→ YOUR ASSIGNMENT
Entries in the following listing are to be copied exactly as they stand.
[GIVEN INFORMATION — start]
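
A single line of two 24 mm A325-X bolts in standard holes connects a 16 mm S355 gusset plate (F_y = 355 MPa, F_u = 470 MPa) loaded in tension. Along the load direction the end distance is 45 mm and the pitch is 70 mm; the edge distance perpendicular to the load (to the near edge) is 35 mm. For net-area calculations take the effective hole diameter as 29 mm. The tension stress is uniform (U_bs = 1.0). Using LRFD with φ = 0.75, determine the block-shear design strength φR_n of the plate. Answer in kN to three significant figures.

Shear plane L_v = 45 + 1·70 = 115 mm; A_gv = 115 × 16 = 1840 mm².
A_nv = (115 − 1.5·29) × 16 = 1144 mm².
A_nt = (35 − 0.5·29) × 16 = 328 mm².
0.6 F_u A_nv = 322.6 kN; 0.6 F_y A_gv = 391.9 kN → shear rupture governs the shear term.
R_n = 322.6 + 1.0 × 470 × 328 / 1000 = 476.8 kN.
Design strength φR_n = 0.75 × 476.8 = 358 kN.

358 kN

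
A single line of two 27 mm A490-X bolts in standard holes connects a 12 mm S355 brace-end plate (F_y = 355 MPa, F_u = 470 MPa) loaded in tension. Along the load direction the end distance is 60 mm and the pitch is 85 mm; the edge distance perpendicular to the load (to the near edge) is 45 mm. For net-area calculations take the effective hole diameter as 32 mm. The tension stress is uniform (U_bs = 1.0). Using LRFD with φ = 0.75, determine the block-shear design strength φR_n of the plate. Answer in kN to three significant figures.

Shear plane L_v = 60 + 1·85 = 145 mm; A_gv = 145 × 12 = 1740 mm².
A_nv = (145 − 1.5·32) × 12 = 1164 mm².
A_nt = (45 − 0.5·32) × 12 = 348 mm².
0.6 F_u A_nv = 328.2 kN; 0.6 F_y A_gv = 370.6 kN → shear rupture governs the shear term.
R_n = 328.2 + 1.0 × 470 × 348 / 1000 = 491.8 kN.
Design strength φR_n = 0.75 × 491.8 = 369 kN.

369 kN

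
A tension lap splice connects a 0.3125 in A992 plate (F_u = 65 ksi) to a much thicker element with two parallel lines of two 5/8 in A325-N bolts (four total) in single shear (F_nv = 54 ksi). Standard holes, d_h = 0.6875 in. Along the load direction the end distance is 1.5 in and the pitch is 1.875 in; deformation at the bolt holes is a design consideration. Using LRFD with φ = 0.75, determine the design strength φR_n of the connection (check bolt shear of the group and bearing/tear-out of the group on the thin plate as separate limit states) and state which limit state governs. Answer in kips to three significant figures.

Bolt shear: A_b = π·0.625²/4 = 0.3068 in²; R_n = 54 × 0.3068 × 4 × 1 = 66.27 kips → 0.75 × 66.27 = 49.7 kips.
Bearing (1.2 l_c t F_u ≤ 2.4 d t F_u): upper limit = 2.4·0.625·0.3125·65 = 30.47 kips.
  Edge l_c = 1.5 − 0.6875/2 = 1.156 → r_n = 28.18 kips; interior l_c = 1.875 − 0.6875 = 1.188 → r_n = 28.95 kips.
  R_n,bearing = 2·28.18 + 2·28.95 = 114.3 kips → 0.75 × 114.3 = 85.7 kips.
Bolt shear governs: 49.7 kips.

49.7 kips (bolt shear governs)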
[GIVEN INFORMATION — finish]
→ ANSWER AREA
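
A single line of two 24 mm A325-X bolts in standard holes connects a 16 mm S355 gusset plate (F_y = 355 MPa, F_u = 470 MPa) loaded in tension. Along the load direction the end distance is 45 mm and the pitch is 70 mm; the edge distance perpendicular to the load (to the near edge) is 35 mm. For net-area calculations take the effective hole diameter as 29 mm. The tension stress is uniform (U_bs = 1.0). Using LRFD with φ = 0.75, determine the block-shear design strength φR_n of the plate. Answer in kN to three significant figures.

Shear plane L_v = 45 + 1·70 = 115 mm; A_gv = 115 × 16 = 1840 mm².
A_nv = (115 − 1.5·29) × 16 = 1144 mm².
A_nt = (35 − 0.5·29) × 16 = 328 mm².
0.6 F_u A_nv = 322.6 kN; 0.6 F_y A_gv = 391.9 kN → shear rupture governs the shear term.
R_n = 322.6 + 1.0 × 470 × 328 / 1000 = 476.8 kN.
Design strength φR_n = 0.75 × 476.8 = 358 kN.

358 kN

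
A single line of two 27 mm A490-X bolts in standard holes connects a 12 mm S355 brace-end plate (F_y = 355 MPa, F_u = 470 MPa) loaded in tension. Along the load direction the end distance is 60 mm and the pitch is 85 mm; the edge distance perpendicular to the load (to the near edge) is 45 mm. For net-area calculations take the effective hole diameter as 32 mm. The tension stress is uniform (U_bs = 1.0). Using LRFD with φ = 0.75, determine the block-shear design strength φR_n of the plate. Answer in kN to three significant figures.

Shear plane L_v = 60 + 1·85 = 145 mm; A_gv = 145 × 12 = 1740 mm².
A_nv = (145 − 1.5·32) × 12 = 1164 mm².
A_nt = (45 − 0.5·32) × 12 = 348 mm².
0.6 F_u A_nv = 328.2 kN; 0.6 F_y A_gv = 370.6 kN → shear rupture governs the shear term.
R_n = 328.2 + 1.0 × 470 × 348 / 1000 = 491.8 kN.
Design strength φR_n = 0.75 × 491.8 = 369 kN.

369 kN

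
A tension lap splice connects a 0.3125 in A992 plate (F_u = 65 ksi) to a much thicker element with two parallel lines of two 5/8 in A325-N bolts (four total) in single shear (F_nv = 54 ksi). Standard holes, d_h = 0.6875 in. Along the load direction the end distance is 1.5 in and the pitch is 1.875 in; deformation at the bolt holes is a design consideration. Using LRFD with φ = 0.75, determine the design strength φR_n of the connection (check bolt shear of the group and bearing/tear-out of the group on the thin plate as separate limit states) and state which limit state governs. Answer in kips to three significant figures.

Bolt shear: A_b = π·0.625²/4 = 0.3068 in²; R_n = 54 × 0.3068 × 4 × 1 = 66.27 kips → 0.75 × 66.27 = 49.7 kips.
Bearing (1.2 l_c t F_u ≤ 2.4 d t F_u): upper limit = 2.4·0.625·0.3125·65 = 30.47 kips.
  Edge l_c = 1.5 − 0.6875/2 = 1.156 → r_n = 28.18 kips; interior l_c = 1.875 − 0.6875 = 1.188 → r_n = 28.95 kips.
  R_n,bearing = 2·28.18 + 2·28.95 = 114.3 kips → 0.75 × 114.3 = 85.7 kips.
Bolt shear governs: 49.7 kips.

49.7 kips (bolt shear governs)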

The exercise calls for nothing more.